- _Material provided_

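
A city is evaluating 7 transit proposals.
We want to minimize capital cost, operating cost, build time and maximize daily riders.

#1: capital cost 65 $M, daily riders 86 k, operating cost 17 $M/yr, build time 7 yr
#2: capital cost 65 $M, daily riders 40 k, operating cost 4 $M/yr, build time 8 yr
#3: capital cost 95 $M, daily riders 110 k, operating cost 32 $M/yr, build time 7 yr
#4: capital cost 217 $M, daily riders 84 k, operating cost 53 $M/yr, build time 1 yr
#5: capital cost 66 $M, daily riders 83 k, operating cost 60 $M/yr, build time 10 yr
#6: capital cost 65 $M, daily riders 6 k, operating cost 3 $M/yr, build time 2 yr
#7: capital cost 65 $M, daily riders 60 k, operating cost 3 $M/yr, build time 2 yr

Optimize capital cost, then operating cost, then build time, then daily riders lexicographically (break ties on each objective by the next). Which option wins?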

- _Exercise brief_
All lines above from the one containing "#3: capital cost" to the one containing "#7: capital cost" must be repeated exactly, both lines included, and no others.

- _Result below_
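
#3: capital cost 95 $M, daily riders 110 k, operating cost 32 $M/yr, build time 7 yr
#4: capital cost 217 $M, daily riders 84 k, operating cost 53 $M/yr, build time 1 yr
#5: capital cost 66 $M, daily riders 83 k, operating cost 60 $M/yr, build time 10 yr
#6: capital cost 65 $M, daily riders 6 k, operating cost 3 $M/yr, build time 2 yr
#7: capital cost 65 $M, daily riders 60 k, operating cost 3 $M/yr, build time 2 yr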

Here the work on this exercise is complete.